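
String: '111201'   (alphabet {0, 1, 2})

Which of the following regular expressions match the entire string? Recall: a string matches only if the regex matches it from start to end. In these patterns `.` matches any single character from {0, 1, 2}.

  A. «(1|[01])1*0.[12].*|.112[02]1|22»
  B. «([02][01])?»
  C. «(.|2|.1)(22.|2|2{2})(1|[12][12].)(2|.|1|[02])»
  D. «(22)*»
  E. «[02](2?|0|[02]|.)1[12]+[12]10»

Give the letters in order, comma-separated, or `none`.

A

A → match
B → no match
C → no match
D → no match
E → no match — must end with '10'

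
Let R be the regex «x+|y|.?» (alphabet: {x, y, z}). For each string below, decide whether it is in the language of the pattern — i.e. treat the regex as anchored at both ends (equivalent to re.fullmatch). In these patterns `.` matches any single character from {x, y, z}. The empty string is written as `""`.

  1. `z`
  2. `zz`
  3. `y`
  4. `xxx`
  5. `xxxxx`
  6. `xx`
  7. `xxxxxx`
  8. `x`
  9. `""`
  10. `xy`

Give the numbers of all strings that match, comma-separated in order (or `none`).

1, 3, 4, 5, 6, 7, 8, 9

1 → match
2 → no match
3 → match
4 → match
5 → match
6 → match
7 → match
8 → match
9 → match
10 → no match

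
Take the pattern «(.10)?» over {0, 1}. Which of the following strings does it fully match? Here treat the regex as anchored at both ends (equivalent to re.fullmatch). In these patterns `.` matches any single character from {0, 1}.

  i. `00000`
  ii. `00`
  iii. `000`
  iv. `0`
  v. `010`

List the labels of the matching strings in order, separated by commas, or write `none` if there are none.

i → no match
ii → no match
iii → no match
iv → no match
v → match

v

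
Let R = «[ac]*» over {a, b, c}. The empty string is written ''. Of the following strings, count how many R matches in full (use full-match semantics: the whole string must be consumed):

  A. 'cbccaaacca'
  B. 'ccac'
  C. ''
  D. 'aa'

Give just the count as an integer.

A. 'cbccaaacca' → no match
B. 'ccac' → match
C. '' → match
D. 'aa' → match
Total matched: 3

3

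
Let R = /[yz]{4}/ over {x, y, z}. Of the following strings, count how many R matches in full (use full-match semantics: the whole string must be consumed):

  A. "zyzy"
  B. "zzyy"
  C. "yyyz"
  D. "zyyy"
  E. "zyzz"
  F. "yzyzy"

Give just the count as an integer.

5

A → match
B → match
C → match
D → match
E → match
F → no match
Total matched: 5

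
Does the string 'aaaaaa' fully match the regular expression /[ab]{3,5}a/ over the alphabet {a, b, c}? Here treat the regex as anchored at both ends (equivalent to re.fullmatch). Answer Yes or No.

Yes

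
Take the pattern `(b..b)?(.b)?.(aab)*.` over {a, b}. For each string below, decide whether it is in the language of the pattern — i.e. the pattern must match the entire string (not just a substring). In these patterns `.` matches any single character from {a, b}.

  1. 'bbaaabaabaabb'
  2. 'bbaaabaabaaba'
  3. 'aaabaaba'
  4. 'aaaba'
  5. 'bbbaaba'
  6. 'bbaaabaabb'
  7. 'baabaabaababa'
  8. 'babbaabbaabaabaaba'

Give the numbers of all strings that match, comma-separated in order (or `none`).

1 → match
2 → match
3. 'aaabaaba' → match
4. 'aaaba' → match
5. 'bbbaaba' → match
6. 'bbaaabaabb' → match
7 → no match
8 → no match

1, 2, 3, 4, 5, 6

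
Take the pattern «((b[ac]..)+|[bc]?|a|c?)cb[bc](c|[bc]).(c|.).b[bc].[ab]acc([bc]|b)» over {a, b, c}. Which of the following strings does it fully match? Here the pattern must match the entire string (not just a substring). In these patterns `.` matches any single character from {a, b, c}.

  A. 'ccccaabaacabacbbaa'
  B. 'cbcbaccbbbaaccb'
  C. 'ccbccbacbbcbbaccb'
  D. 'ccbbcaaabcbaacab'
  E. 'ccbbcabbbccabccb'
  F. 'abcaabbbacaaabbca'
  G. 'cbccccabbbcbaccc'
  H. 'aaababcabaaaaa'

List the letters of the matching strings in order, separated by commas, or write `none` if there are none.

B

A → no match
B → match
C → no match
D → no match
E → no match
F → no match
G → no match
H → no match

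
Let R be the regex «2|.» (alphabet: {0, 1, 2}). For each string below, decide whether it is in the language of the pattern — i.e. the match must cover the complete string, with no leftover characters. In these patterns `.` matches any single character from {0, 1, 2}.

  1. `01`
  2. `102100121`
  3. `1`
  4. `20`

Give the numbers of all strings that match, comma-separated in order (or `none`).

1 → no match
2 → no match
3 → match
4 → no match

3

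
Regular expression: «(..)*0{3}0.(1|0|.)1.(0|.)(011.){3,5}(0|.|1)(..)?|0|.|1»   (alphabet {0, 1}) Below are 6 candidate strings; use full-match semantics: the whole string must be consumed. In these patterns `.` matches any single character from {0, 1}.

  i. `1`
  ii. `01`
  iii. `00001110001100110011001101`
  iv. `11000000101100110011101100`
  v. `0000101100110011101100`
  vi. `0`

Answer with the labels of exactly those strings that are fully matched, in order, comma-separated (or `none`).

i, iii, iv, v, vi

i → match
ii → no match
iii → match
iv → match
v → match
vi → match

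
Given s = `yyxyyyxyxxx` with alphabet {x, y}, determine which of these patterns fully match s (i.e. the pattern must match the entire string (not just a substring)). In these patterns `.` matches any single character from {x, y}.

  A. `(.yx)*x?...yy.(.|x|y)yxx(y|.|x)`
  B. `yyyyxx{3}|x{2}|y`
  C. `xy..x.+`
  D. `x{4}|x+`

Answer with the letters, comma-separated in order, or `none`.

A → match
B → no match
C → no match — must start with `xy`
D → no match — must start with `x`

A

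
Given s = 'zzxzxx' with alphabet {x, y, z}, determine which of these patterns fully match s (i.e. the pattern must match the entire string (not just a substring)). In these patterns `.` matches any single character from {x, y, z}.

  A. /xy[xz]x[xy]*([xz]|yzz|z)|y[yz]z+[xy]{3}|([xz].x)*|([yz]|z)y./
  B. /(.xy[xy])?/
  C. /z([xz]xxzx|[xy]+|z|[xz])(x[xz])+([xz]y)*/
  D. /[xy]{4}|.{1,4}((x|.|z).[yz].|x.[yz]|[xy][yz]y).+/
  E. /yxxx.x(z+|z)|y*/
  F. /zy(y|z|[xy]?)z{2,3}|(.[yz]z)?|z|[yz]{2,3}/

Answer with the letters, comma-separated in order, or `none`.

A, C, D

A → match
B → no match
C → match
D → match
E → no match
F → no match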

Task >> Would you restate the records word for word?

Answer space >>
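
String: '111201'   (alphabet {0, 1, 2})

Which of the following regular expressions match the entire string? Recall: a string matches only if the regex matches it from start to end. In these patterns `.` matches any single character from {0, 1, 2}.

  A. «(1|[01])1*0.[12].*|.112[02]1|22»
  B. «([02][01])?»
  C. «(.|2|.1)(22.|2|2{2})(1|[12][12].)(2|.|1|[02])»
  D. «(22)*»
  E. «[02](2?|0|[02]|.)1[12]+[12]10»

Give the letters in order, comma-separated, or `none`.

A

A → match
B → no match
C → no match
D → no match
E → no match — must end with '10'

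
Let R be the regex «x+|y|.?» (alphabet: {x, y, z}). For each string below, decide whether it is in the language of the pattern — i.e. treat the regex as anchored at both ends (equivalent to re.fullmatch). In these patterns `.` matches any single character from {x, y, z}. The empty string is written as `""`.

  1. `z`
  2. `zz`
  3. `y`
  4. `xxx`
  5. `xxxxx`
  6. `xx`
  7. `xxxxxx`
  8. `x`
  9. `""`
  10. `xy`

Give the numbers of all strings that match, comma-separated in order (or `none`).

1, 3, 4, 5, 6, 7, 8, 9

1 → match
2 → no match
3 → match
4 → match
5 → match
6 → match
7 → match
8 → match
9 → match
10 → no match

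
Take the pattern «(.10)?» over {0, 1}. Which of the following strings does it fully match? Here treat the regex as anchored at both ends (equivalent to re.fullmatch). In these patterns `.` matches any single character from {0, 1}.

  i. `00000`
  ii. `00`
  iii. `000`
  iv. `0`
  v. `010`

List the labels of the matching strings in order, separated by commas, or write `none` if there are none.

i → no match
ii → no match
iii → no match
iv → no match
v → match

v

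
Let R = «[ac]*» over {a, b, c}. The empty string is written ''. Of the following strings, count how many R matches in full (use full-match semantics: the whole string must be consumed):

  A. 'cbccaaacca'
  B. 'ccac'
  C. ''
  D. 'aa'

Give just the count as an integer.

A. 'cbccaaacca' → no match
B. 'ccac' → match
C. '' → match
D. 'aa' → match
Total matched: 3

3

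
Let R = /[yz]{4}/ over {x, y, z}. Of the following strings, count how many R matches in full (use full-match semantics: the whole string must be consumed):

  A. "zyzy"
  B. "zzyy"
  C. "yyyz"
  D. "zyyy"
  E. "zyzz"
  F. "yzyzy"

Give just the count as an integer.

5

A → match
B → match
C → match
D → match
E → match
F → no match
Total matched: 5

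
Does the string 'aaaaaa' fully match the regular expression /[ab]{3,5}a/ over the alphabet {a, b, c}? Here treat the regex as anchored at both ends (equivalent to re.fullmatch). Answer Yes or No.

Yes

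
Take the pattern `(b..b)?(.b)?.(aab)*.` over {a, b}. For each string below, decide whether it is in the language of the pattern — i.e. the pattern must match the entire string (not just a substring). In these patterns `.` matches any single character from {a, b}.

  1. 'bbaaabaabaabb'
  2. 'bbaaabaabaaba'
  3. 'aaabaaba'
  4. 'aaaba'
  5. 'bbbaaba'
  6. 'bbaaabaabb'
  7. 'baabaabaababa'
  8. 'babbaabbaabaabaaba'

Give the numbers of all strings that match, comma-separated in order (or `none`).

1 → match
2 → match
3. 'aaabaaba' → match
4. 'aaaba' → match
5. 'bbbaaba' → match
6. 'bbaaabaabb' → match
7 → no match
8 → no match

1, 2, 3, 4, 5, 6

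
Take the pattern «((b[ac]..)+|[bc]?|a|c?)cb[bc](c|[bc]).(c|.).b[bc].[ab]acc([bc]|b)» over {a, b, c}. Which of the following strings does it fully match? Here the pattern must match the entire string (not just a substring). In these patterns `.` matches any single character from {a, b, c}.

  A. 'ccccaabaacabacbbaa'
  B. 'cbcbaccbbbaaccb'
  C. 'ccbccbacbbcbbaccb'
  D. 'ccbbcaaabcbaacab'
  E. 'ccbbcabbbccabccb'
  F. 'abcaabbbacaaabbca'
  G. 'cbccccabbbcbaccc'
  H. 'aaababcabaaaaa'

List the letters of the matching strings in order, separated by commas, or write `none` if there are none.

B

A → no match
B → match
C → no match
D → no match
E → no match
F → no match
G → no match
H → no match

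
Let R be the regex «2|.» (alphabet: {0, 1, 2}). For each string below, decide whether it is in the language of the pattern — i.e. the match must cover the complete string, with no leftover characters. In these patterns `.` matches any single character from {0, 1, 2}.

  1. `01`
  2. `102100121`
  3. `1`
  4. `20`

Give the numbers of all strings that match, comma-separated in order (or `none`).

1 → no match
2 → no match
3 → match
4 → no match

3

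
Regular expression: «(..)*0{3}0.(1|0|.)1.(0|.)(011.){3,5}(0|.|1)(..)?|0|.|1»   (alphabet {0, 1}) Below are 6 candidate strings; use full-match semantics: the whole string must be consumed. In these patterns `.` matches any single character from {0, 1}.

  i. `1`
  ii. `01`
  iii. `00001110001100110011001101`
  iv. `11000000101100110011101100`
  v. `0000101100110011101100`
  vi. `0`

Answer with the labels of exactly those strings that are fully matched, in order, comma-separated (or `none`).

i, iii, iv, v, vi

i → match
ii → no match
iii → match
iv → match
v → match
vi → match

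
Given s = `yyxyyyxyxxx` with alphabet {x, y}, determine which of these patterns fully match s (i.e. the pattern must match the entire string (not just a substring)). In these patterns `.` matches any single character from {x, y}.

  A. `(.yx)*x?...yy.(.|x|y)yxx(y|.|x)`
  B. `yyyyxx{3}|x{2}|y`
  C. `xy..x.+`
  D. `x{4}|x+`

Answer with the letters, comma-separated in order, or `none`.

A → match
B → no match
C → no match — must start with `xy`
D → no match — must start with `x`

A

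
Given s = 'zzxzxx' with alphabet {x, y, z}, determine which of these patterns fully match s (i.e. the pattern must match the entire string (not just a substring)). In these patterns `.` matches any single character from {x, y, z}.

  A. /xy[xz]x[xy]*([xz]|yzz|z)|y[yz]z+[xy]{3}|([xz].x)*|([yz]|z)y./
  B. /(.xy[xy])?/
  C. /z([xz]xxzx|[xy]+|z|[xz])(x[xz])+([xz]y)*/
  D. /[xy]{4}|.{1,4}((x|.|z).[yz].|x.[yz]|[xy][yz]y).+/
  E. /yxxx.x(z+|z)|y*/
  F. /zy(y|z|[xy]?)z{2,3}|(.[yz]z)?|z|[yz]{2,3}/

Answer with the letters, comma-separated in order, or `none`.

A, C, D

A → match
B → no match
C → match
D → match
E → no match
F → no match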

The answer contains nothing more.